● Work order
What is needed is each line of the data below that holds the string "Maximize".

● Dataset entries
•••
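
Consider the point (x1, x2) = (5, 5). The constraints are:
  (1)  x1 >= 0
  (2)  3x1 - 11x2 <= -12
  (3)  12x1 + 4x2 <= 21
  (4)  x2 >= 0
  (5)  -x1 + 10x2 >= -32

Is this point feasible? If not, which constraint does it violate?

not feasible — violates (3)

Constraint (3): 12x1 + 4x2 = 80, which is not ≤ 21. All other constraints are satisfied.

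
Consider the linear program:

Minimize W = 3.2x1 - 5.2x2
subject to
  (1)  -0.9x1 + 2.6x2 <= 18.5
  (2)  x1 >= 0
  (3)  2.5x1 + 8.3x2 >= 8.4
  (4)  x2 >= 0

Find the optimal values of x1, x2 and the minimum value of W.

Extreme points and W = 3.2x1 - 5.2x2:
  (0, 185/26) → W = -37
  (0, 84/83) → W = -2184/415
  (84/25, 0) → W = 1344/125
The feasible region is unbounded (it extends along (26, 9), (1, 0)), but W strictly increases along every unbounded feasible direction, so there is no improving ray and the minimum is attained at a vertex.

At the optimal vertex, -0.9x1 + 2.6x2 = 18.5 and x1 = 0.
Solving simultaneously gives x1 = 0, x2 = 185/26.

x1 = 0, x2 = 185/26, minimum W = -37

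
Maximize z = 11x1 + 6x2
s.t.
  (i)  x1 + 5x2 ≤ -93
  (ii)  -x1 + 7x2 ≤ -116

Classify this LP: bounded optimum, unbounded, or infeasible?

From the feasible point (-71/12, -209/12), moving in the direction (5, -1) keeps every constraint satisfied while z increases without bound.

unbounded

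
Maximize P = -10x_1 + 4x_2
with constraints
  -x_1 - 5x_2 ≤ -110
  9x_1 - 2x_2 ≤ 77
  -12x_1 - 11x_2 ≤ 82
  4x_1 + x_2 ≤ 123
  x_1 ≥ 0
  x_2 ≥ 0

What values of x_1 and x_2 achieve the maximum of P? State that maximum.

x_1 = 0, x_2 = 123, maximum P = 492

Feasible corners and P = -10x_1 + 4x_2:
  (605/47, 913/47) → P = -2398/47
  (0, 22) → P = 88
  (19, 47) → P = -2
  (0, 123) → P = 492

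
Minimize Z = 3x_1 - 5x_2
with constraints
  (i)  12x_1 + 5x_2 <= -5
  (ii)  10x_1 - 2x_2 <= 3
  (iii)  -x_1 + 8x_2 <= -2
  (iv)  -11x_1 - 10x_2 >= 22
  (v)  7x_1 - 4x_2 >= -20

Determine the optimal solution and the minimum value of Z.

x_1 = -42/13, x_2 = -17/26, minimum Z = -167/26

Vertices and Z = 3x_1 - 5x_2:
  (-7/61, -253/122) → Z = 1223/122
  (-78/49, -22/49) → Z = -124/49
  (-42/13, -17/26) → Z = -167/26
The feasible region is unbounded (it extends along (-1, -5), (-4, -7)), but Z strictly increases along every unbounded feasible direction, so there is no improving ray and the minimum is attained at a vertex.

The optimum lies where -x_1 + 8x_2 = -2 and 7x_1 - 4x_2 = -20.
Solving simultaneously gives x_1 = -42/13, x_2 = -17/26.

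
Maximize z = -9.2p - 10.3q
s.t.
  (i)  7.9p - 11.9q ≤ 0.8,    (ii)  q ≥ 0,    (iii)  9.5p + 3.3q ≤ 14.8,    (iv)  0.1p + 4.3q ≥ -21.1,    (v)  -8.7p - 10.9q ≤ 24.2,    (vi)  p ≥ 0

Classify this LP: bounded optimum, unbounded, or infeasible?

bounded optimum

Extreme points and z = -9.2p - 10.3q:
  (8/79, 0) → z = -368/395
  (4469/3478, 2733/3478) → z = -692647/34780
  (0, 0) → z = 0
  (0, 148/33) → z = -7622/165
The feasible region has finitely many vertices and no improving ray; the maximum is 0 at (0, 0).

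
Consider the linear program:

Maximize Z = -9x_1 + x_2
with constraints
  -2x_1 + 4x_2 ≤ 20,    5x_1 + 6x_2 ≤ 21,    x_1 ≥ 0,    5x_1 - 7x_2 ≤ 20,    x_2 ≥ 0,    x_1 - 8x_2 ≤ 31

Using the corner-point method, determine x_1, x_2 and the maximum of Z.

x_1 = 0, x_2 = 7/2, maximum Z = 7/2

Corner points and Z = -9x_1 + x_2:
  (0, 7/2) → Z = 7/2
  (267/65, 1/13) → Z = -2398/65
  (0, 0) → Z = 0
  (4, 0) → Z = -36

At the optimal vertex, 5x_1 + 6x_2 = 21 and x_1 = 0.
Solving simultaneously gives x_1 = 0, x_2 = 7/2.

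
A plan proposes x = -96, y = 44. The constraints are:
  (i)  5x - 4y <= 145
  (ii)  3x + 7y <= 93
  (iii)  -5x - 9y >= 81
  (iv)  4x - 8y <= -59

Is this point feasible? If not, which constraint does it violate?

feasible

(i): -656 ≤ 145 ✓
(ii): 20 ≤ 93 ✓
(iii): 84 ≥ 81 ✓
(iv): -736 ≤ -59 ✓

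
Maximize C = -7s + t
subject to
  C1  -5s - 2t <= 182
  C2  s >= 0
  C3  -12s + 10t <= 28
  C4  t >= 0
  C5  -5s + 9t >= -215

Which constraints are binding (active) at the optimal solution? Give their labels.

Feasible corners and C = -7s + t:
  (0, 14/5) → C = 14/5
  (0, 0) → C = 0
  (43, 0) → C = -301
The feasible region is unbounded (it extends along (9, 5), (5, 6)), but C strictly decreases along every unbounded feasible direction, so there is no improving ray and the maximum is attained at a vertex.

The maximum is at (0, 14/5). Substituting into each constraint, equality holds for C2 and C3; the remaining constraints have slack.

C2 and C3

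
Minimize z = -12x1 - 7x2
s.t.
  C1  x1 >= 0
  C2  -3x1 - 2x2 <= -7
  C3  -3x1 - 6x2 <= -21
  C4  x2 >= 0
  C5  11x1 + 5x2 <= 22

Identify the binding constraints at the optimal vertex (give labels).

C1 and C5

Feasible corners and z = -12x1 - 7x2:
  (0, 7/2) → z = -49/2
  (0, 22/5) → z = -154/5
  (9/17, 55/17) → z = -29

The minimum is at (0, 22/5). Substituting into each constraint, equality holds for C1 and C5; the remaining constraints have slack.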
•••
● Exercise output
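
Maximize z = 11x1 + 6x2
Maximize P = -10x_1 + 4x_2
Maximize z = -9.2p - 10.3q
Maximize Z = -9x_1 + x_2
Maximize C = -7s + t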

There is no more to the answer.